┏━━

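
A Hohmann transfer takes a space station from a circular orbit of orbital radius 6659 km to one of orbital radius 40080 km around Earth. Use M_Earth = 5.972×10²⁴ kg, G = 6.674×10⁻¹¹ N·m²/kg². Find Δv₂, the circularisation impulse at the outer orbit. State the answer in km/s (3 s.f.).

μ = GM = 6.674×10⁻¹¹ × 5.972×10²⁴ = 3.986×10¹⁴ m³/s².
r₁ = 6659 km = 6.659×10⁶ m.
r₂ = 40080 km = 4.008×10⁷ m.
Transfer ellipse a_t = (r₁ + r₂)/2 = 2.337×10⁷ m.
At r₁: circular v_c1 = √(μ/r₁) = 7737 m/s; transfer-perigee v_p = √[μ(2/r₁ − 1/a_t)] = 10130 m/s.
At r₂: circular v_c2 = √(μ/r₂) = 3153 m/s; transfer-apogee v_a = √[μ(2/r₂ − 1/a_t)] = 1683 m/s.
Δv₂ = v_c2 − v_a = 1470 m/s.
= 1.470 km/s.

Δv ≈ 1.47 km/s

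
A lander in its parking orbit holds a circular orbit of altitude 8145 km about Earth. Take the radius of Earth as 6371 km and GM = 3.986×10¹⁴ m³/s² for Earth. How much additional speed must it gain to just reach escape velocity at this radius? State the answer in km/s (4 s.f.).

r = 6371 + 8145 = 14516 km = 1.4516×10⁷ m.
Circular speed v_c = √(μ/r) = 5240 m/s.
Escape speed v_esc = √(2μ/r) = √2 × v_c = 7411 m/s.
Δv = v_esc − v_c = 2171 m/s = 2.171 km/s.

Δv ≈ 2.171 km/s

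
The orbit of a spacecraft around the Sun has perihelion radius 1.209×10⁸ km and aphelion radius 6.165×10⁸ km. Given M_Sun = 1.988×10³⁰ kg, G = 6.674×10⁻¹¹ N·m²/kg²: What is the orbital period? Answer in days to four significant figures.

μ = GM = 6.674×10⁻¹¹ × 1.988×10³⁰ = 1.327×10²⁰ m³/s².
Semi-major axis a = (r_p + r_a)/2 = (1.2090×10⁸ + 6.1650×10⁸)/2 = 3.6870×10⁸ km = 3.687×10¹¹ m.
By Kepler's third law T = 2π√(a³/μ) = 2π × 1.944×10⁷ = 1.221×10⁸ s.
= 1413 days.

T ≈ 1413 days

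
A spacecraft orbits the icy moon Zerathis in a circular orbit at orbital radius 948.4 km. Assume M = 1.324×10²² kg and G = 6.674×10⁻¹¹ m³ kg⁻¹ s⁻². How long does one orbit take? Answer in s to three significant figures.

T ≈ 6170 s

μ = GM = 6.674×10⁻¹¹ × 1.324×10²² = 8.836×10¹¹ m³/s².
r = 948.4 km = 9.484×10⁵ m.
Kepler's third law: T = 2π√(r³/μ) = 2π√((9.484×10⁵)³ / 8.836×10¹¹).
r³/μ = 9.654×10⁵ s², so T = 2π × 9.825×10² = 6.173×10³ s.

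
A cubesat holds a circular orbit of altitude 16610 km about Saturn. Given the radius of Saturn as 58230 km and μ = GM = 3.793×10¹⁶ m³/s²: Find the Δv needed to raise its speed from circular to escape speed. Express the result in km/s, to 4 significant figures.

r = 58230 + 16610 = 74840 km = 7.4840×10⁷ m.
Circular speed v_c = √(μ/r) = 22510 m/s.
Escape speed v_esc = √(2μ/r) = √2 × v_c = 31840 m/s.
Δv = v_esc − v_c = 9325 m/s = 9.325 km/s.

Δv ≈ 9.325 km/s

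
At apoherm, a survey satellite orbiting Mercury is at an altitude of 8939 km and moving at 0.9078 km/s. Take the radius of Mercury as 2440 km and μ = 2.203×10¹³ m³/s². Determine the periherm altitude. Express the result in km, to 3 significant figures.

r_a = 2440 + 8939 = 11379 km = 1.138×10⁷ m.
Specific energy ε = v²/2 − μ/r = -1.524×10⁶ J/kg, so a = −μ/(2ε) = 7.228×10⁶ m.
The apsides satisfy r_p + r_a = 2a, so the periherm radius is 2a − r_a = 3.077×10⁶ m = 3076.6 km.
Periherm altitude = 3076.6 − 2440 = 636.65 km.

periherm altitude ≈ 637 km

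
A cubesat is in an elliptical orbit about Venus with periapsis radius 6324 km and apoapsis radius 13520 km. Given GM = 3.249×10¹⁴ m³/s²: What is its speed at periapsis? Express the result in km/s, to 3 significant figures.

v ≈ 8.37 km/s

Semi-major axis a = (r_p + r_a)/2 = 9922.0 km = 9.922×10⁶ m.
Vis-viva: v² = μ(2/r − 1/a) = 3.249×10¹⁴ × (3.163×10⁻⁷ − 1.008×10⁻⁷) = 7.001×10⁷ m²/s².
v = 8367 m/s = 8.367 km/s.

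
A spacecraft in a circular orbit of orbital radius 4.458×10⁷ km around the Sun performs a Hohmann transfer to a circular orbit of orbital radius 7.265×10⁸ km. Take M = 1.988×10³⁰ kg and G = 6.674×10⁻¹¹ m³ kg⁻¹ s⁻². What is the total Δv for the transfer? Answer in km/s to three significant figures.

μ = GM = 6.674×10⁻¹¹ × 1.988×10³⁰ = 1.327×10²⁰ m³/s².
r₁ = 4.458×10⁷ km = 4.458×10¹⁰ m.
r₂ = 7.265×10⁸ km = 7.265×10¹¹ m.
Transfer ellipse a_t = (r₁ + r₂)/2 = 3.855×10¹¹ m.
At r₁: circular v_c1 = √(μ/r₁) = 54550 m/s; transfer-perihelion v_p = √[μ(2/r₁ − 1/a_t)] = 74890 m/s.
Δv₁ = v_p − v_c1 = 20330 m/s.
At r₂: circular v_c2 = √(μ/r₂) = 13510 m/s; transfer-aphelion v_a = √[μ(2/r₂ − 1/a_t)] = 4595 m/s.
Δv₂ = v_c2 − v_a = 8919 m/s.
Total Δv = Δv₁ + Δv₂ = 29250 m/s = 29.25 km/s.

Δv_total ≈ 29.3 km/s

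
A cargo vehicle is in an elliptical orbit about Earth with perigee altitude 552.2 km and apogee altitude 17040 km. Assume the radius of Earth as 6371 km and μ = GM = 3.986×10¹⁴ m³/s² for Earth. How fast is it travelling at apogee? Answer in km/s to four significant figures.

v ≈ 2.788 km/s

r_p = 6371 + 552.2 = 6923.2 km = 6.9232×10⁶ m.
r_a = 6371 + 17040 = 23411 km = 2.3411×10⁷ m.
Semi-major axis a = (r_p + r_a)/2 = 15167 km = 1.517×10⁷ m.
Vis-viva: v² = μ(2/r − 1/a) = 3.986×10¹⁴ × (8.543×10⁻⁸ − 6.593×10⁻⁸) = 7.772×10⁶ m²/s².
v = 2788 m/s = 2.788 km/s.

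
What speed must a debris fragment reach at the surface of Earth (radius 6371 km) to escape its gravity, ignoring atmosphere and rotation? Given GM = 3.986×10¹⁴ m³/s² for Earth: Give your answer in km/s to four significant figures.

r = R = 6.371×10⁶ m.
Escape speed v_esc = √(2μ/r) = √(2 × 3.986×10¹⁴ / 6.371×10⁶) = √(1.251×10⁸) = 11190 m/s.
= 11.19 km/s.

v_esc ≈ 11.19 km/s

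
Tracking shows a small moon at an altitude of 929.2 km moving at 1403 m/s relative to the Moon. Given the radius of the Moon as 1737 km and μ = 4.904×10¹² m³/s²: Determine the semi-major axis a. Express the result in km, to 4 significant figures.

a ≈ 2867 km

r = 1737 + 929.2 = 2666.2 km = 2.666×10⁶ m.
Vis-viva rearranged: 1/a = 2/r − v²/μ = 7.501×10⁻⁷ − 4.014×10⁻⁷ = 3.487×10⁻⁷ m⁻¹.
a = 2.867×10⁶ m = 2867.4 km.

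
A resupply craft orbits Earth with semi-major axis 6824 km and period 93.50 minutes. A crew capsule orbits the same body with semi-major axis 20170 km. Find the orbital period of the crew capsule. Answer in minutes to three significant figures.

T₂ ≈ 475 minutes

Kepler's third law: T² ∝ a³, so T₂ = T₁ (a₂/a₁)^(3/2).
a₂/a₁ = 2.956, (a₂/a₁)^(3/2) = 5.082.
T₂ = 93.50 × 5.082 = 475.1 minutes.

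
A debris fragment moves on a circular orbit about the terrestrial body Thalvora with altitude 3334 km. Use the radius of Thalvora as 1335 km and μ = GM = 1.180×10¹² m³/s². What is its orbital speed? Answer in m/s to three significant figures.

v ≈ 503 m/s

r = 1335 + 3334 = 4669.0 km = 4.6690×10⁶ m.
For a circular orbit v = √(μ/r) = √(1.180×10¹² / 4.669×10⁶) = √(2.527×10⁵) = 502.7 m/s.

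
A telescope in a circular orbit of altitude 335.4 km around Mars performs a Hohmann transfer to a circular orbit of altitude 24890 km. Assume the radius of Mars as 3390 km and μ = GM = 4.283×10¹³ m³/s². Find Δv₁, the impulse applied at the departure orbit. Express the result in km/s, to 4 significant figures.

Δv ≈ 1.117 km/s

r₁ = 3390 + 335.4 = 3725.4 km = 3.7254×10⁶ m.
r₂ = 3390 + 24890 = 28280 km = 2.8280×10⁷ m.
Transfer ellipse a_t = (r₁ + r₂)/2 = 1.600×10⁷ m.
At r₁: circular v_c1 = √(μ/r₁) = 3391 m/s; transfer-periapsis v_p = √[μ(2/r₁ − 1/a_t)] = 4507 m/s.
Δv₁ = v_p − v_c1 = 1117 m/s.
= 1.117 km/s.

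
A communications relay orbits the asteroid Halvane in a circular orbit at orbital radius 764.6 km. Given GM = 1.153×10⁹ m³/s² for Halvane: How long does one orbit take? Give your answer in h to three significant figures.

r = 764.6 km = 7.646×10⁵ m.
Kepler's third law: T = 2π√(r³/μ) = 2π√((7.646×10⁵)³ / 1.153×10⁹).
r³/μ = 3.877×10⁸ s², so T = 2π × 1.969×10⁴ = 1.237×10⁵ s.
Converting: 1.237×10⁵ s ÷ 3600 = 34.36 h.

T ≈ 34.4 h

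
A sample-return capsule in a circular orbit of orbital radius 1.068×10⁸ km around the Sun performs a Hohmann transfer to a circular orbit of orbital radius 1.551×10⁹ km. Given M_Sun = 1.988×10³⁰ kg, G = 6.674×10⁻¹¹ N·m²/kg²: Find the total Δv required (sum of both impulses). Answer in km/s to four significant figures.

μ = GM = 6.674×10⁻¹¹ × 1.988×10³⁰ = 1.327×10²⁰ m³/s².
r₁ = 1.068×10⁸ km = 1.068×10¹¹ m.
r₂ = 1.551×10⁹ km = 1.551×10¹² m.
Transfer ellipse a_t = (r₁ + r₂)/2 = 8.289×10¹¹ m.
At r₁: circular v_c1 = √(μ/r₁) = 35250 m/s; transfer-perihelion v_p = √[μ(2/r₁ − 1/a_t)] = 48210 m/s.
Δv₁ = v_p − v_c1 = 12970 m/s.
At r₂: circular v_c2 = √(μ/r₂) = 9249 m/s; transfer-aphelion v_a = √[μ(2/r₂ − 1/a_t)] = 3320 m/s.
Δv₂ = v_c2 − v_a = 5929 m/s.
Total Δv = Δv₁ + Δv₂ = 18900 m/s = 18.90 km/s.

Δv_total ≈ 18.90 km/s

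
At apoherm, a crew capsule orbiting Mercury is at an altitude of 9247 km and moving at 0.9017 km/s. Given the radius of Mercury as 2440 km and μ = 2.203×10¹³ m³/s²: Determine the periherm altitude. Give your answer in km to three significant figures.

r_a = 2440 + 9247 = 11687 km = 1.169×10⁷ m.
Specific energy ε = v²/2 − μ/r = -1.478×10⁶ J/kg, so a = −μ/(2ε) = 7.450×10⁶ m.
The apsides satisfy r_p + r_a = 2a, so the periherm radius is 2a − r_a = 3.214×10⁶ m = 3213.5 km.
Periherm altitude = 3213.5 − 2440 = 773.55 km.

periherm altitude ≈ 774 km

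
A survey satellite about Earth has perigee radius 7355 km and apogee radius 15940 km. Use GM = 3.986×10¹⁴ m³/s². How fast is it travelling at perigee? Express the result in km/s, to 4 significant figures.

v ≈ 8.612 km/s

Semi-major axis a = (r_p + r_a)/2 = 11648 km = 1.165×10⁷ m.
Vis-viva: v² = μ(2/r − 1/a) = 3.986×10¹⁴ × (2.719×10⁻⁷ − 8.586×10⁻⁸) = 7.417×10⁷ m²/s².
v = 8612 m/s = 8.612 km/s.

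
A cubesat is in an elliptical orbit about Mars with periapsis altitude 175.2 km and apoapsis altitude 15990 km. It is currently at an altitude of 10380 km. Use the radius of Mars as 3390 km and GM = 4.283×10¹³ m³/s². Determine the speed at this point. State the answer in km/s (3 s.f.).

v ≈ 1.58 km/s

r_p = 3390 + 175.2 = 3565.2 km = 3.5652×10⁶ m.
r_a = 3390 + 15990 = 19380 km = 1.9380×10⁷ m.
r = 3390 + 10380 = 13770 km = 1.377×10⁷ m.
Semi-major axis a = (r_p + r_a)/2 = 11473 km = 1.147×10⁷ m.
Vis-viva: v² = μ(2/r − 1/a) = 4.283×10¹³ × (1.452×10⁻⁷ − 8.716×10⁻⁸) = 2.488×10⁶ m²/s².
v = 1577 m/s = 1.577 km/s.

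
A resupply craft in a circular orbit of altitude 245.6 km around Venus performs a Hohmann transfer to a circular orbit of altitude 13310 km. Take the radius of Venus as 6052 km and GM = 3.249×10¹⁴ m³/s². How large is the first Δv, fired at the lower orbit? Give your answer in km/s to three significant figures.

Δv ≈ 1.64 km/s

r₁ = 6052 + 245.6 = 6297.6 km = 6.2976×10⁶ m.
r₂ = 6052 + 13310 = 19362 km = 1.9362×10⁷ m.
Transfer ellipse a_t = (r₁ + r₂)/2 = 1.283×10⁷ m.
At r₁: circular v_c1 = √(μ/r₁) = 7183 m/s; transfer-periapsis v_p = √[μ(2/r₁ − 1/a_t)] = 8824 m/s.
Δv₁ = v_p − v_c1 = 1641 m/s.
= 1.641 km/s.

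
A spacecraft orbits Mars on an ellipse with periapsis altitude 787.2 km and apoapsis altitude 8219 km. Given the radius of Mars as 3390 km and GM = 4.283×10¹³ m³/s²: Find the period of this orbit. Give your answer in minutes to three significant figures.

T ≈ 355 minutes

r_p = 3390 + 787.2 = 4177.2 km = 4.1772×10⁶ m.
r_a = 3390 + 8219 = 11609 km = 1.1609×10⁷ m.
Semi-major axis a = (r_p + r_a)/2 = (4177.2 + 11609)/2 = 7893.1 km = 7.893×10⁶ m.
By Kepler's third law T = 2π√(a³/μ) = 2π × 3.388×10³ = 2.129×10⁴ s.
= 354.8 minutes.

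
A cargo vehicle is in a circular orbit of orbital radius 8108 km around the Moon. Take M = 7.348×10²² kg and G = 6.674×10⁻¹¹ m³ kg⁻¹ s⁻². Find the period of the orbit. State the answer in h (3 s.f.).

μ = GM = 6.674×10⁻¹¹ × 7.348×10²² = 4.904×10¹² m³/s².
r = 8108 km = 8.108×10⁶ m.
Kepler's third law: T = 2π√(r³/μ) = 2π√((8.108×10⁶)³ / 4.904×10¹²).
r³/μ = 1.087×10⁸ s², so T = 2π × 1.043×10⁴ = 6.550×10⁴ s.
Converting: 6.550×10⁴ s ÷ 3600 = 18.20 h.

T ≈ 18.2 h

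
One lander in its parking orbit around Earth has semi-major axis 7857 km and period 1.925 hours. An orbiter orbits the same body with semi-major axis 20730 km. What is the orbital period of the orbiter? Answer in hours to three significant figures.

Kepler's third law: T² ∝ a³, so T₂ = T₁ (a₂/a₁)^(3/2).
a₂/a₁ = 2.638, (a₂/a₁)^(3/2) = 4.286.
T₂ = 1.925 × 4.286 = 8.250 hours.

T₂ ≈ 8.25 hours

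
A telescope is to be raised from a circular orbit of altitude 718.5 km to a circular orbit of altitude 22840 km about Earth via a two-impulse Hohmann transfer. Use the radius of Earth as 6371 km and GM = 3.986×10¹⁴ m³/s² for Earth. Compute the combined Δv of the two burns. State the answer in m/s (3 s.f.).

r₁ = 6371 + 718.5 = 7089.5 km = 7.0895×10⁶ m.
r₂ = 6371 + 22840 = 29211 km = 2.9211×10⁷ m.
Transfer ellipse a_t = (r₁ + r₂)/2 = 1.815×10⁷ m.
At r₁: circular v_c1 = √(μ/r₁) = 7498 m/s; transfer-perigee v_p = √[μ(2/r₁ − 1/a_t)] = 9512 m/s.
Δv₁ = v_p − v_c1 = 2014 m/s.
At r₂: circular v_c2 = √(μ/r₂) = 3694 m/s; transfer-apogee v_a = √[μ(2/r₂ − 1/a_t)] = 2309 m/s.
Δv₂ = v_c2 − v_a = 1385 m/s.
Total Δv = Δv₁ + Δv₂ = 3400 m/s.

Δv_total ≈ 3400 m/s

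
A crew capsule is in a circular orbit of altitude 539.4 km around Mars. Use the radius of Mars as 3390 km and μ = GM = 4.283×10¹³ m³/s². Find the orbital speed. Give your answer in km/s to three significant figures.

r = 3390 + 539.4 = 3929.4 km = 3.9294×10⁶ m.
For a circular orbit v = √(μ/r) = √(4.283×10¹³ / 3.929×10⁶) = √(1.090×10⁷) = 3301 m/s.
That is 3.301 km/s.

v ≈ 3.30 km/s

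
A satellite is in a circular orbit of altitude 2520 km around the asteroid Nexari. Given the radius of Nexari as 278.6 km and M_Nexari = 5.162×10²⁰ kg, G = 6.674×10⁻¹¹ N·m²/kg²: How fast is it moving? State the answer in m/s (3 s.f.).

μ = GM = 6.674×10⁻¹¹ × 5.162×10²⁰ = 3.445×10¹⁰ m³/s².
r = 278.6 + 2520 = 2798.6 km = 2.7986×10⁶ m.
For a circular orbit v = √(μ/r) = √(3.445×10¹⁰ / 2.799×10⁶) = √(1.231×10⁴) = 111.0 m/s.

v ≈ 111 m/s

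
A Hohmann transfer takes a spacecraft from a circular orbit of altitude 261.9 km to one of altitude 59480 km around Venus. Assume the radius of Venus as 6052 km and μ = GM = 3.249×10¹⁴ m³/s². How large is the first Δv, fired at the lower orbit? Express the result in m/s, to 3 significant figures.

Δv ≈ 2520 m/s

r₁ = 6052 + 261.9 = 6313.9 km = 6.3139×10⁶ m.
r₂ = 6052 + 59480 = 65532 km = 6.5532×10⁷ m.
Transfer ellipse a_t = (r₁ + r₂)/2 = 3.592×10⁷ m.
At r₁: circular v_c1 = √(μ/r₁) = 7173 m/s; transfer-periapsis v_p = √[μ(2/r₁ − 1/a_t)] = 9689 m/s.
Δv₁ = v_p − v_c1 = 2515 m/s.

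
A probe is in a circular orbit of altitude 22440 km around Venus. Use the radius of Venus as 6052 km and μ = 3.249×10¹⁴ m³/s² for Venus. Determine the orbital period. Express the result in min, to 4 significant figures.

r = 6052 + 22440 = 28492 km = 2.8492×10⁷ m.
Kepler's third law: T = 2π√(r³/μ) = 2π√((2.849×10⁷)³ / 3.249×10¹⁴).
r³/μ = 7.119×10⁷ s², so T = 2π × 8.437×10³ = 5.301×10⁴ s.
Converting: 5.301×10⁴ s ÷ 60.00 = 883.6 min.

T ≈ 883.6 min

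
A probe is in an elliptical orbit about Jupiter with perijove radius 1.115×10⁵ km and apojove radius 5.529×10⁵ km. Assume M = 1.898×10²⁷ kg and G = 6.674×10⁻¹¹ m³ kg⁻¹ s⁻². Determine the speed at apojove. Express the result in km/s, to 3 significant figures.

μ = GM = 6.674×10⁻¹¹ × 1.898×10²⁷ = 1.267×10¹⁷ m³/s².
Semi-major axis a = (r_p + r_a)/2 = 3.3220×10⁵ km = 3.322×10⁸ m.
Vis-viva: v² = μ(2/r − 1/a) = 1.267×10¹⁷ × (3.617×10⁻⁹ − 3.010×10⁻⁹) = 7.690×10⁷ m²/s².
v = 8769 m/s = 8.769 km/s.

v ≈ 8.77 km/s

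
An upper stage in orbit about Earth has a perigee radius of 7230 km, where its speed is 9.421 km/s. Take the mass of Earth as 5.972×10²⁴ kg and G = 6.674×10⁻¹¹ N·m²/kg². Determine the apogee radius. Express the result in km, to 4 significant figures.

μ = GM = 6.674×10⁻¹¹ × 5.972×10²⁴ = 3.986×10¹⁴ m³/s².
r_p = 7.230×10⁶ m.
Specific energy ε = v²/2 − μ/r = -1.075×10⁷ J/kg, so a = −μ/(2ε) = 1.854×10⁷ m.
The apsides satisfy r_p + r_a = 2a, so the apogee radius is 2a − r_p = 2.985×10⁷ m = 29847 km.

apogee radius ≈ 29850 km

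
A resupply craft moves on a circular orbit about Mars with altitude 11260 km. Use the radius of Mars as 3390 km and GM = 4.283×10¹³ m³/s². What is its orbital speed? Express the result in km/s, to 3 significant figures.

r = 3390 + 11260 = 14650 km = 1.4650×10⁷ m.
For a circular orbit v = √(μ/r) = √(4.283×10¹³ / 1.465×10⁷) = √(2.924×10⁶) = 1710 m/s.
That is 1.710 km/s.

v ≈ 1.71 km/s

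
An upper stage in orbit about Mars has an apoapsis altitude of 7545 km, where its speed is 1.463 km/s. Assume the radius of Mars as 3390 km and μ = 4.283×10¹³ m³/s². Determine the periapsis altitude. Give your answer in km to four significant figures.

r_a = 3390 + 7545 = 10935 km = 1.094×10⁷ m.
Specific energy ε = v²/2 − μ/r = -2.847×10⁶ J/kg, so a = −μ/(2ε) = 7.523×10⁶ m.
The apsides satisfy r_p + r_a = 2a, so the periapsis radius is 2a − r_a = 4.111×10⁶ m = 4111.0 km.
Periapsis altitude = 4111.0 − 3390 = 721.04 km.

periapsis altitude ≈ 721.0 km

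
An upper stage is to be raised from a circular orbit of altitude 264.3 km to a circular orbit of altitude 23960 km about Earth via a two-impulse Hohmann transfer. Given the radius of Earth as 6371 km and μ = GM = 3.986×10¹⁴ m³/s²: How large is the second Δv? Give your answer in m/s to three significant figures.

r₁ = 6371 + 264.3 = 6635.3 km = 6.6353×10⁶ m.
r₂ = 6371 + 23960 = 30331 km = 3.0331×10⁷ m.
Transfer ellipse a_t = (r₁ + r₂)/2 = 1.848×10⁷ m.
At r₁: circular v_c1 = √(μ/r₁) = 7751 m/s; transfer-perigee v_p = √[μ(2/r₁ − 1/a_t)] = 9929 m/s.
At r₂: circular v_c2 = √(μ/r₂) = 3625 m/s; transfer-apogee v_a = √[μ(2/r₂ − 1/a_t)] = 2172 m/s.
Δv₂ = v_c2 − v_a = 1453 m/s.

Δv ≈ 1450 m/s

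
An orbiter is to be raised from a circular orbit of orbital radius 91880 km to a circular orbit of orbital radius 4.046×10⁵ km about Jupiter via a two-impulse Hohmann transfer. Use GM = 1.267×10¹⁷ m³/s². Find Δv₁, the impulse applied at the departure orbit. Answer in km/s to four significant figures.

r₁ = 91880 km = 9.188×10⁷ m.
r₂ = 4.046×10⁵ km = 4.046×10⁸ m.
Transfer ellipse a_t = (r₁ + r₂)/2 = 2.482×10⁸ m.
At r₁: circular v_c1 = √(μ/r₁) = 37130 m/s; transfer-perijove v_p = √[μ(2/r₁ − 1/a_t)] = 47410 m/s.
Δv₁ = v_p − v_c1 = 10270 m/s.
= 10.27 km/s.

Δv ≈ 10.27 km/s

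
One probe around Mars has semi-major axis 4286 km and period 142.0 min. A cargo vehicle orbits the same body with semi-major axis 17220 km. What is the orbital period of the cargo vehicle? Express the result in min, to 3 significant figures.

T₂ ≈ 1140 min

Kepler's third law: T² ∝ a³, so T₂ = T₁ (a₂/a₁)^(3/2).
a₂/a₁ = 4.018, (a₂/a₁)^(3/2) = 8.053.
T₂ = 142.0 × 8.053 = 1144 min.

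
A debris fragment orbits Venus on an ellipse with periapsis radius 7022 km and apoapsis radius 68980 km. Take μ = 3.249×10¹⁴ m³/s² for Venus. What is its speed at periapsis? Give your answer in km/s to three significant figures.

v ≈ 9.16 km/s

Semi-major axis a = (r_p + r_a)/2 = 38001 km = 3.800×10⁷ m.
Vis-viva: v² = μ(2/r − 1/a) = 3.249×10¹⁴ × (2.848×10⁻⁷ − 2.632×10⁻⁸) = 8.399×10⁷ m²/s².
v = 9164 m/s = 9.164 km/s.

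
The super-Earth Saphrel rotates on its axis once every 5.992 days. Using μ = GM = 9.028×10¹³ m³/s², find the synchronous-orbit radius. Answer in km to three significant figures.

r_sync ≈ 84900 km

T = 5.992 days = 5.177×10⁵ s.
A synchronous orbit has period T, so by Kepler's third law a = (μT²/4π²)^(1/3).
μT²/4π² = 9.028×10¹³ × (5.177×10⁵)² / 39.48 = 6.129×10²³ m³.
a = 8.494×10⁷ m = 84944 km.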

┗━━

What the answer should hold is an exact copy of each line from the one containing "The super-Earth Saphrel" to the final line of the listing above.

*Answer to the exercise*.
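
The super-Earth Saphrel rotates on its axis once every 5.992 days. Using μ = GM = 9.028×10¹³ m³/s², find the synchronous-orbit radius. Answer in km to three significant figures.

r_sync ≈ 84900 km

T = 5.992 days = 5.177×10⁵ s.
A synchronous orbit has period T, so by Kepler's third law a = (μT²/4π²)^(1/3).
μT²/4π² = 9.028×10¹³ × (5.177×10⁵)² / 39.48 = 6.129×10²³ m³.
a = 8.494×10⁷ m = 84944 km.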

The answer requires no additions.